*** Begin section ***

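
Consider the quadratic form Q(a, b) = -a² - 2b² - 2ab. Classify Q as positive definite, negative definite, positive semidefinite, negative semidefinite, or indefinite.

The symmetric matrix of Q is [[-1, -1], [-1, -2]].
For the 2×2 matrix [[-1, -1], [-1, -2]]: det = -1·-2 − (-1)² = 1, trace = -3.
det > 0 so both eigenvalues share the sign of the trace; trace = -3 < 0 ⇒ both negative.

negative definite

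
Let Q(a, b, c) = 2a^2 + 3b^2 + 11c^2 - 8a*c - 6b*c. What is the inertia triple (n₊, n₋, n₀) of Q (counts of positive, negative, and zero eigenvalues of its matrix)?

(2, 0, 1)

The symmetric matrix is A = [[2, 0, -4], [0, 3, -3], [-4, -3, 11]].
Symmetric row and column elimination reduces A to a congruent diagonal form with pivots 2, 3, 0.
That gives 2 positive, 1 zero pivots.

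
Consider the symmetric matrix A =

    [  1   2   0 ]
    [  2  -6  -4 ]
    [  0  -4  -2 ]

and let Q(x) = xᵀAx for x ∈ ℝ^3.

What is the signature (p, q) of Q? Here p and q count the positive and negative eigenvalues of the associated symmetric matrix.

(1, 2)

Applying the same elementary operations to the rows and columns of A produces a congruent diagonal matrix with entries 1, -10, -2/5.
So there are 1 positive, 2 negative pivots.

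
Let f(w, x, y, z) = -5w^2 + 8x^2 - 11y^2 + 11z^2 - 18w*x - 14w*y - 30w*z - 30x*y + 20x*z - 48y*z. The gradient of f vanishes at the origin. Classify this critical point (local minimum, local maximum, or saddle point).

The Hessian at the origin is H = [[-10, -18, -14, -30], [-18, 16, -30, 20], [-14, -30, -22, -48], [-30, 20, -48, 22]].
Symmetric row and column elimination reduces H to a congruent diagonal form with pivots -10, 242/5, -348/121, -15/29.
That gives 1 positive, 3 negative pivots.
H is indefinite, so the origin is a saddle point.

saddle point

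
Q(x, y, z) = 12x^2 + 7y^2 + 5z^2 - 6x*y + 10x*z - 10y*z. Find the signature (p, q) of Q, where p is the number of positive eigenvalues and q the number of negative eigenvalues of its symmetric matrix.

(3, 0)

The symmetric matrix is A = [[12, -3, 5], [-3, 7, -5], [5, -5, 5]].
Applying the same elementary operations to the rows and columns of A produces a congruent diagonal matrix with entries 12, 25/4, 2/3.
That gives 3 positive pivots.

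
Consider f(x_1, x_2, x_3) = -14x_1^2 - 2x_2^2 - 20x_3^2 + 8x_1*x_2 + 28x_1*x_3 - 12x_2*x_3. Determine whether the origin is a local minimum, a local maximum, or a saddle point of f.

local maximum

The Hessian at the origin is H = [[-28, 8, 28], [8, -4, -12], [28, -12, -40]].
Row-reducing H symmetrically gives the diagonal entries -28, -12/7, -8/3.
Counting signs: 3 negative.
H is negative definite, so the origin is a strict local maximum.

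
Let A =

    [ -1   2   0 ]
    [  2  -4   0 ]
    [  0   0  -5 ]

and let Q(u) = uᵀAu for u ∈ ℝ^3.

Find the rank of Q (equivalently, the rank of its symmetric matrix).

2

Applying the same elementary operations to the rows and columns of A produces a congruent diagonal matrix with entries -1, 0, -5.
So there are 2 negative, 1 zero pivots.
The rank is the number of nonzero pivots: 2.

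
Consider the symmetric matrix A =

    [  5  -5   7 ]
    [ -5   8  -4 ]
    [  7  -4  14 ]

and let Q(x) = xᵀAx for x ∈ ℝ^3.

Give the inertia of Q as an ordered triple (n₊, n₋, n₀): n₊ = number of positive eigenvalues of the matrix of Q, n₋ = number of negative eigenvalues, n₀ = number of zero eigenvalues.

(3, 0, 0)

Congruent diagonalization of A (simultaneous row and column reduction) yields pivots 5, 3, 6/5.
That gives 3 positive pivots.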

*** End section ***

→ How to complete this task
Restate the data above in full, keeping every word as it is.

→ Reply to the exercise
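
Consider the quadratic form Q(a, b) = -a² - 2b² - 2ab. Classify Q as positive definite, negative definite, positive semidefinite, negative semidefinite, or indefinite.

The symmetric matrix of Q is [[-1, -1], [-1, -2]].
For the 2×2 matrix [[-1, -1], [-1, -2]]: det = -1·-2 − (-1)² = 1, trace = -3.
det > 0 so both eigenvalues share the sign of the trace; trace = -3 < 0 ⇒ both negative.

negative definite

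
Let Q(a, b, c) = 2a^2 + 3b^2 + 11c^2 - 8a*c - 6b*c. What is the inertia triple (n₊, n₋, n₀) of Q (counts of positive, negative, and zero eigenvalues of its matrix)?

(2, 0, 1)

The symmetric matrix is A = [[2, 0, -4], [0, 3, -3], [-4, -3, 11]].
Symmetric row and column elimination reduces A to a congruent diagonal form with pivots 2, 3, 0.
That gives 2 positive, 1 zero pivots.

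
Consider the symmetric matrix A =

    [  1   2   0 ]
    [  2  -6  -4 ]
    [  0  -4  -2 ]

and let Q(x) = xᵀAx for x ∈ ℝ^3.

What is the signature (p, q) of Q? Here p and q count the positive and negative eigenvalues of the associated symmetric matrix.

(1, 2)

Applying the same elementary operations to the rows and columns of A produces a congruent diagonal matrix with entries 1, -10, -2/5.
So there are 1 positive, 2 negative pivots.

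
Let f(w, x, y, z) = -5w^2 + 8x^2 - 11y^2 + 11z^2 - 18w*x - 14w*y - 30w*z - 30x*y + 20x*z - 48y*z. The gradient of f vanishes at the origin. Classify this critical point (local minimum, local maximum, or saddle point).

The Hessian at the origin is H = [[-10, -18, -14, -30], [-18, 16, -30, 20], [-14, -30, -22, -48], [-30, 20, -48, 22]].
Symmetric row and column elimination reduces H to a congruent diagonal form with pivots -10, 242/5, -348/121, -15/29.
That gives 1 positive, 3 negative pivots.
H is indefinite, so the origin is a saddle point.

saddle point

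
Q(x, y, z) = 12x^2 + 7y^2 + 5z^2 - 6x*y + 10x*z - 10y*z. Find the signature (p, q) of Q, where p is the number of positive eigenvalues and q the number of negative eigenvalues of its symmetric matrix.

(3, 0)

The symmetric matrix is A = [[12, -3, 5], [-3, 7, -5], [5, -5, 5]].
Applying the same elementary operations to the rows and columns of A produces a congruent diagonal matrix with entries 12, 25/4, 2/3.
That gives 3 positive pivots.

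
Consider f(x_1, x_2, x_3) = -14x_1^2 - 2x_2^2 - 20x_3^2 + 8x_1*x_2 + 28x_1*x_3 - 12x_2*x_3. Determine whether the origin is a local minimum, a local maximum, or a saddle point of f.

local maximum

The Hessian at the origin is H = [[-28, 8, 28], [8, -4, -12], [28, -12, -40]].
Row-reducing H symmetrically gives the diagonal entries -28, -12/7, -8/3.
Counting signs: 3 negative.
H is negative definite, so the origin is a strict local maximum.

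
Let A =

    [ -1   2   0 ]
    [  2  -4   0 ]
    [  0   0  -5 ]

and let Q(u) = uᵀAu for u ∈ ℝ^3.

Find the rank of Q (equivalently, the rank of its symmetric matrix).

2

Applying the same elementary operations to the rows and columns of A produces a congruent diagonal matrix with entries -1, 0, -5.
So there are 2 negative, 1 zero pivots.
The rank is the number of nonzero pivots: 2.

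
Consider the symmetric matrix A =

    [  5  -5   7 ]
    [ -5   8  -4 ]
    [  7  -4  14 ]

and let Q(x) = xᵀAx for x ∈ ℝ^3.

Give the inertia of Q as an ordered triple (n₊, n₋, n₀): n₊ = number of positive eigenvalues of the matrix of Q, n₋ = number of negative eigenvalues, n₀ = number of zero eigenvalues.

(3, 0, 0)

Congruent diagonalization of A (simultaneous row and column reduction) yields pivots 5, 3, 6/5.
That gives 3 positive pivots.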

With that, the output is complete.